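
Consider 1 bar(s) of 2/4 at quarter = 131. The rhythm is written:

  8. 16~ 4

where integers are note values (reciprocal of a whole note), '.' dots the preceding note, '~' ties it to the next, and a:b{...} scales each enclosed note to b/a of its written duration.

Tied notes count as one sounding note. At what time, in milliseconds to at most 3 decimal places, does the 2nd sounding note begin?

note 2 onset = 3/4b = 343.511ms

1. 0.0ms @ 0 + 343.511ms (3/4)
2. 343.511ms @ 3/4 + 572.519ms (5/4)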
_ _ _ _ _ _ _
**YOUR TASK:** Repeat the records above with every character intact.

**OUTPUT OF THE TASK:**
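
Consider 1 bar(s) of 2/4 at quarter = 131. The rhythm is written:

  8. 16~ 4

where integers are note values (reciprocal of a whole note), '.' dots the preceding note, '~' ties it to the next, and a:b{...} scales each enclosed note to b/a of its written duration.

Tied notes count as one sounding note. At what time, in milliseconds to at most 3 decimal places, does the 2nd sounding note begin?

note 2 onset = 3/4b = 343.511ms

1. 0.0ms @ 0 + 343.511ms (3/4)
2. 343.511ms @ 3/4 + 572.519ms (5/4)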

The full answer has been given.